:: Input for this task

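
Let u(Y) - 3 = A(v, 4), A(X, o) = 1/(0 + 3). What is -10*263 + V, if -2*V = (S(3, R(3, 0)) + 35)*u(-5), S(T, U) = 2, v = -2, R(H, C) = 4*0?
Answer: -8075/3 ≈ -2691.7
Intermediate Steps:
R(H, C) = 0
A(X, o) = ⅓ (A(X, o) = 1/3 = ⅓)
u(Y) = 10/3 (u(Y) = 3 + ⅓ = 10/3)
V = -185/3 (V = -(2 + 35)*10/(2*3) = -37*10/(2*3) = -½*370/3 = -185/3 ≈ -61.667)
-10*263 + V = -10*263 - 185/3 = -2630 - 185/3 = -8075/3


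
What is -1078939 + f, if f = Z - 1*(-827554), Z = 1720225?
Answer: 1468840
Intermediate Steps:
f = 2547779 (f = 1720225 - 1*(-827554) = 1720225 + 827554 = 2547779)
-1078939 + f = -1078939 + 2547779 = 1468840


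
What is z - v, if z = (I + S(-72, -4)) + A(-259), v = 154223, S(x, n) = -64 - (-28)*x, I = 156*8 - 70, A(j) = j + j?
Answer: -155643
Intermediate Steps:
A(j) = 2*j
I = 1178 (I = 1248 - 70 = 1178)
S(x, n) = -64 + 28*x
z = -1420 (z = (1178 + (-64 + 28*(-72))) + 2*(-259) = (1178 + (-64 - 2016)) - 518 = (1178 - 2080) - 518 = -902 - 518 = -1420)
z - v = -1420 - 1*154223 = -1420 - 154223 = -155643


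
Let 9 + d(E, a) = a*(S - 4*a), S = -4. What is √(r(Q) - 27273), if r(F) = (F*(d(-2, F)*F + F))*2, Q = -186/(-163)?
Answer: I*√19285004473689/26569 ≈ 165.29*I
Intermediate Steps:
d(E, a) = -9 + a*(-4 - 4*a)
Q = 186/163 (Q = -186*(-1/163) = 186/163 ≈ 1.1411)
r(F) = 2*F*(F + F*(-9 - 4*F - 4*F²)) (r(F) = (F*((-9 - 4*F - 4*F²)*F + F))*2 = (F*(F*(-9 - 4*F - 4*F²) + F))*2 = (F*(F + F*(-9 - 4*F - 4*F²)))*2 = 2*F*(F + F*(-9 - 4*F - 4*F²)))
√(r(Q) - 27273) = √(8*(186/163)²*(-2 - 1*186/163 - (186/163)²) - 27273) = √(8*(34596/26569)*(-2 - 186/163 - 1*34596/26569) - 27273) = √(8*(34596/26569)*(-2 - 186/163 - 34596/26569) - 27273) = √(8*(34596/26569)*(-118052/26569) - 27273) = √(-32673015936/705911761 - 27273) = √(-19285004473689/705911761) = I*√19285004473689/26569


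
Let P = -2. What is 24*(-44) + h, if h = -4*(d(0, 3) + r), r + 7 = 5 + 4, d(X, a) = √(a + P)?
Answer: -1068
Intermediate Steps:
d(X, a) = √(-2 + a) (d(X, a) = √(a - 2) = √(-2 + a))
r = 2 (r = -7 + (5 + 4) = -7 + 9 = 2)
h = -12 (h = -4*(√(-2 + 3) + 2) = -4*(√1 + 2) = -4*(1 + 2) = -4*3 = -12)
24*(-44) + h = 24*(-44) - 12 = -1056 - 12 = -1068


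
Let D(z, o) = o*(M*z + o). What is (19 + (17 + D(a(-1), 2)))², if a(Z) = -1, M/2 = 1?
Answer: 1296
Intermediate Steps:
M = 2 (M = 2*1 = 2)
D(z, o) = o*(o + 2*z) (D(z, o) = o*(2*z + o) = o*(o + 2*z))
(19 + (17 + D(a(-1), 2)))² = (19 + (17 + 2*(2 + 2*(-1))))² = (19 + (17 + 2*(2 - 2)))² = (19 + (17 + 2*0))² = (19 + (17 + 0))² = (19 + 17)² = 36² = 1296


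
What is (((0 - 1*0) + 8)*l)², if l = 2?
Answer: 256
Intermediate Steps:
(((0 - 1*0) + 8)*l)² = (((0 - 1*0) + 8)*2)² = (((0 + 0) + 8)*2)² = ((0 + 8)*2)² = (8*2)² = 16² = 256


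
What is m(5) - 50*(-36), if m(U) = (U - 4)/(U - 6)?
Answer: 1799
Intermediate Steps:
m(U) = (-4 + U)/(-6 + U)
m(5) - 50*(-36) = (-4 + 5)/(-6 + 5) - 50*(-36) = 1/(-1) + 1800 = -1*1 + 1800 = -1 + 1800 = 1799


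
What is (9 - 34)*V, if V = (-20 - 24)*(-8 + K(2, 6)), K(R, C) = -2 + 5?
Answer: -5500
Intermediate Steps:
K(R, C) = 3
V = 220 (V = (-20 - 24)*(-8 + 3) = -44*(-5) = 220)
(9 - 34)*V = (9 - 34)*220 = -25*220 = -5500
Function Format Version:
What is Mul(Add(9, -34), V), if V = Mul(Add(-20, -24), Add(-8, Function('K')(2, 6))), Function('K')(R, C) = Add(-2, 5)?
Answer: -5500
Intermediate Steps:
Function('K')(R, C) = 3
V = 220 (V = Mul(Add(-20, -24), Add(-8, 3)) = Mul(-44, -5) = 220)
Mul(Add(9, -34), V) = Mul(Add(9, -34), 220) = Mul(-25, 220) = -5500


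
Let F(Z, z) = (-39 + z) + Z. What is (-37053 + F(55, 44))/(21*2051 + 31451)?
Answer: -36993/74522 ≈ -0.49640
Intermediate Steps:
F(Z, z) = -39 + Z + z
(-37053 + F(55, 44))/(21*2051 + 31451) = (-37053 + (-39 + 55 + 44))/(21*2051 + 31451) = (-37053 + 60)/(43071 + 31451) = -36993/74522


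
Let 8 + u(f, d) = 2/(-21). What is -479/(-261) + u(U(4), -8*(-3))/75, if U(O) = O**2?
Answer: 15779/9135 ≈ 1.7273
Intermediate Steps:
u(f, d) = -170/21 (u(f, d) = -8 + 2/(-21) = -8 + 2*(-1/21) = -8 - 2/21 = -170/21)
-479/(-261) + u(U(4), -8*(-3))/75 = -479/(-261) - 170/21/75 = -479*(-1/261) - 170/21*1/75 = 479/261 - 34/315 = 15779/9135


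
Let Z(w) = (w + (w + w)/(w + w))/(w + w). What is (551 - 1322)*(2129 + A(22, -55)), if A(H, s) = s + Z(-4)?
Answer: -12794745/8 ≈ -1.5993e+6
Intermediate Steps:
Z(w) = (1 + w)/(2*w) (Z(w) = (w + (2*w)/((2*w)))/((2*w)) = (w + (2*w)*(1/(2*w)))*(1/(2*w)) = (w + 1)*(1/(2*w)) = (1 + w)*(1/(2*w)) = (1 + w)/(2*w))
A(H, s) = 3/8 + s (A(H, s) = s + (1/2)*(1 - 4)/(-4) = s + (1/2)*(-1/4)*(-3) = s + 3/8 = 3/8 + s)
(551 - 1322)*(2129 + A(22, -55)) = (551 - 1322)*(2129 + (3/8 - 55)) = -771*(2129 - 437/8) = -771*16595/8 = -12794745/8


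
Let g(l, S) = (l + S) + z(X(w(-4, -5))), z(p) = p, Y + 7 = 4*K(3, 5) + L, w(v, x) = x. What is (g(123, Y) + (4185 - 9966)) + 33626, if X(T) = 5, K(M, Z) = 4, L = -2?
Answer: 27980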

::::
:: Input for this task

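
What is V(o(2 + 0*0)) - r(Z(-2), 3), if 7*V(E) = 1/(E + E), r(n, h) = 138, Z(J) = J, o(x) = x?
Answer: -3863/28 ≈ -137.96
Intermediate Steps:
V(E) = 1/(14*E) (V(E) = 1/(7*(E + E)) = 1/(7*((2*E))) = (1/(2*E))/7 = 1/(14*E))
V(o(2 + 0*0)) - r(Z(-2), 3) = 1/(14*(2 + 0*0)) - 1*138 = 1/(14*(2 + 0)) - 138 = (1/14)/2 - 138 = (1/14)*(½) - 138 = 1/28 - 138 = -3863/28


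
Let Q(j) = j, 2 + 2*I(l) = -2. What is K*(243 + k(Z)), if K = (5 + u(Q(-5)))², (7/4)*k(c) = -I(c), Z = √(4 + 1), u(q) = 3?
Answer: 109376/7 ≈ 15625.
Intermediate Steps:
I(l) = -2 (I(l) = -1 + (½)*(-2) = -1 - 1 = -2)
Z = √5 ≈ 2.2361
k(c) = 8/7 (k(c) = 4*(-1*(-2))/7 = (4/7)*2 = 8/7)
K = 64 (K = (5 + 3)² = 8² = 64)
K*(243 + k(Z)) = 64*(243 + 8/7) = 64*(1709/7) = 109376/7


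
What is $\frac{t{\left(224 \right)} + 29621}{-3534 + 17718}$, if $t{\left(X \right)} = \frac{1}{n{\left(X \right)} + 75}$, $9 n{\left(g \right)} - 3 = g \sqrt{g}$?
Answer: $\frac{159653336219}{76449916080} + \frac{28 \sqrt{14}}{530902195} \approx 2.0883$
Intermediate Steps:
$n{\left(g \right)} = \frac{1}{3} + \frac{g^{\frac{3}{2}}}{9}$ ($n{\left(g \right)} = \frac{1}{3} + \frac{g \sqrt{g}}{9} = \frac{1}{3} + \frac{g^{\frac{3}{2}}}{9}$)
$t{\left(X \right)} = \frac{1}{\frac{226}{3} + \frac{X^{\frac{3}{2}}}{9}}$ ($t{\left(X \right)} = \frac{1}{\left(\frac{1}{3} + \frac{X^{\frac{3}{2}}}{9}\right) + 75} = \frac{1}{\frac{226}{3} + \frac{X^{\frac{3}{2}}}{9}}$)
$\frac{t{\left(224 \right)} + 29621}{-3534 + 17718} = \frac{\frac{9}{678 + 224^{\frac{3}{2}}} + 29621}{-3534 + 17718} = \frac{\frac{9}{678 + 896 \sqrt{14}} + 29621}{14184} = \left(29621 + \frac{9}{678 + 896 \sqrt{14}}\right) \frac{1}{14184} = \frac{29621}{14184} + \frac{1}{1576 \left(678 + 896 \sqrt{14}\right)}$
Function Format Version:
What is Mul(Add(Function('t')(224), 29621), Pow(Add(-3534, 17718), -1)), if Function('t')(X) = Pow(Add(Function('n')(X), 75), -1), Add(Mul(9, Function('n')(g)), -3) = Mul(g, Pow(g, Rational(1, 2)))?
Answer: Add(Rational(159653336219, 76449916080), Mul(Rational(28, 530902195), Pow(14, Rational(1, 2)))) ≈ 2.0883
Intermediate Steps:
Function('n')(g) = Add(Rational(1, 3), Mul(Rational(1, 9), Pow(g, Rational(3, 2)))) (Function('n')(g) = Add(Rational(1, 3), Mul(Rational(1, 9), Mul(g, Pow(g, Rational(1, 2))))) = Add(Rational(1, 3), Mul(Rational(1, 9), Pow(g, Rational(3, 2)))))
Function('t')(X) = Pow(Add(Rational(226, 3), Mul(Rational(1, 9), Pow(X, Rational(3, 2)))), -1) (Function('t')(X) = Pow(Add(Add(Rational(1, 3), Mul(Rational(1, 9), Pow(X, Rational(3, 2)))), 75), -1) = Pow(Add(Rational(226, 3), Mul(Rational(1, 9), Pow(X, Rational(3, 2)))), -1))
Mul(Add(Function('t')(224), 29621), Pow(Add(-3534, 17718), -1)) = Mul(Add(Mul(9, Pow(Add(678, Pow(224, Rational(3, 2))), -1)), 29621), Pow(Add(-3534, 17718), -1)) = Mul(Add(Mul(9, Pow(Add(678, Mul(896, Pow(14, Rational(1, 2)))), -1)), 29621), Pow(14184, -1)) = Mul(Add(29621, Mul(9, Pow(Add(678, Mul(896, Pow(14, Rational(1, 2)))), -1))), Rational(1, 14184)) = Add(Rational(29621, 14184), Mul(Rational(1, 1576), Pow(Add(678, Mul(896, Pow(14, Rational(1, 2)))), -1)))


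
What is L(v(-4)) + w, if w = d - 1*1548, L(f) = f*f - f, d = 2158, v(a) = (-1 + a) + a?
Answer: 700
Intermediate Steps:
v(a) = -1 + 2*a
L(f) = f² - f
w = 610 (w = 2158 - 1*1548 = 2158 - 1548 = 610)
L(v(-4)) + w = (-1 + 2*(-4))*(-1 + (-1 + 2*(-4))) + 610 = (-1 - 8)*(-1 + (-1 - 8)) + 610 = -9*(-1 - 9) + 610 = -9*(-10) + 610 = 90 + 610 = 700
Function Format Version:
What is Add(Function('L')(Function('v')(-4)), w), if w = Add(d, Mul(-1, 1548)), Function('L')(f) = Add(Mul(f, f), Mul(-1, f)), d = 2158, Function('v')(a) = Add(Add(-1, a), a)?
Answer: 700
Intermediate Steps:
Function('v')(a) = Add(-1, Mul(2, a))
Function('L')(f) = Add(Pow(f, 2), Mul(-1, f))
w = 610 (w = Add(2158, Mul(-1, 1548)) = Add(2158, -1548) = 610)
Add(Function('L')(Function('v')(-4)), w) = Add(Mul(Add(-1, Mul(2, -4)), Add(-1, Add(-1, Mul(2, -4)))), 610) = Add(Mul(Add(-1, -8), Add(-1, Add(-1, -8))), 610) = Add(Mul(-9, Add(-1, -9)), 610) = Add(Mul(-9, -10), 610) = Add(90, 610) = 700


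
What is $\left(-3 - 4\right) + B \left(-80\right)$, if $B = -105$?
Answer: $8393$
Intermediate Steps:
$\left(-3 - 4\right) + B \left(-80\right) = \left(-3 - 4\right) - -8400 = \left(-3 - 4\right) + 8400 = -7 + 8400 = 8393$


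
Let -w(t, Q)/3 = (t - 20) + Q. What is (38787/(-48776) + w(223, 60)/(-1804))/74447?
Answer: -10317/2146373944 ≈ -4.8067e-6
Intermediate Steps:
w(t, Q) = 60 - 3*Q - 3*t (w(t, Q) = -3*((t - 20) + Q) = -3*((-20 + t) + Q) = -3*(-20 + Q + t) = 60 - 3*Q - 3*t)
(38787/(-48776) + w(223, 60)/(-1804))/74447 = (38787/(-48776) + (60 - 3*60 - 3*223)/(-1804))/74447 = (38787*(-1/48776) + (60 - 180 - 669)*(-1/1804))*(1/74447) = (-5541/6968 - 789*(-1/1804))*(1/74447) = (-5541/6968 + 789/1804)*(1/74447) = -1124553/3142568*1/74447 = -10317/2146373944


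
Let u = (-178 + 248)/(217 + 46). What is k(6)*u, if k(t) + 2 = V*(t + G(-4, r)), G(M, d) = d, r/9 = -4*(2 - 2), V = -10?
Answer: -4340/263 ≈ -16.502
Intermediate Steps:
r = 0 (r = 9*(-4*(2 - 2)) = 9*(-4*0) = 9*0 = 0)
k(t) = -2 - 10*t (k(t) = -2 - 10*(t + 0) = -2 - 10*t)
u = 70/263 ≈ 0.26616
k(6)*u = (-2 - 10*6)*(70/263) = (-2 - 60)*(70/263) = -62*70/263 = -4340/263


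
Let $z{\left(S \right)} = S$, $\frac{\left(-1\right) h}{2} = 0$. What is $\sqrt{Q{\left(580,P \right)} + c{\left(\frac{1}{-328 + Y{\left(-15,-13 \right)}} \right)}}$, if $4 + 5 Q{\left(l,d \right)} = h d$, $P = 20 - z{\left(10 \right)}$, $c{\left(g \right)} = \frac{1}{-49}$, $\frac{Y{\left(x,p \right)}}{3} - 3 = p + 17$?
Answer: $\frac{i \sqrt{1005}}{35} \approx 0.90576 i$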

::::

Work instruction:
Using the records above, set down exactly the lines from the one with "Let u(Y) - 3" through the one with "Answer: I*√19285004473689/26569 ≈ 165.29*I", inclusive, and nothing more.

Reply:
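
Let u(Y) - 3 = A(v, 4), A(X, o) = 1/(0 + 3). What is -10*263 + V, if -2*V = (S(3, R(3, 0)) + 35)*u(-5), S(T, U) = 2, v = -2, R(H, C) = 4*0?
Answer: -8075/3 ≈ -2691.7
Intermediate Steps:
R(H, C) = 0
A(X, o) = ⅓ (A(X, o) = 1/3 = ⅓)
u(Y) = 10/3 (u(Y) = 3 + ⅓ = 10/3)
V = -185/3 (V = -(2 + 35)*10/(2*3) = -37*10/(2*3) = -½*370/3 = -185/3 ≈ -61.667)
-10*263 + V = -10*263 - 185/3 = -2630 - 185/3 = -8075/3


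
What is -1078939 + f, if f = Z - 1*(-827554), Z = 1720225?
Answer: 1468840
Intermediate Steps:
f = 2547779 (f = 1720225 - 1*(-827554) = 1720225 + 827554 = 2547779)
-1078939 + f = -1078939 + 2547779 = 1468840


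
What is z - v, if z = (I + S(-72, -4)) + A(-259), v = 154223, S(x, n) = -64 - (-28)*x, I = 156*8 - 70, A(j) = j + j?
Answer: -155643
Intermediate Steps:
A(j) = 2*j
I = 1178 (I = 1248 - 70 = 1178)
S(x, n) = -64 + 28*x
z = -1420 (z = (1178 + (-64 + 28*(-72))) + 2*(-259) = (1178 + (-64 - 2016)) - 518 = (1178 - 2080) - 518 = -902 - 518 = -1420)
z - v = -1420 - 1*154223 = -1420 - 154223 = -155643


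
Let 9 + d(E, a) = a*(S - 4*a), S = -4. What is √(r(Q) - 27273), if r(F) = (F*(d(-2, F)*F + F))*2, Q = -186/(-163)?
Answer: I*√19285004473689/26569 ≈ 165.29*I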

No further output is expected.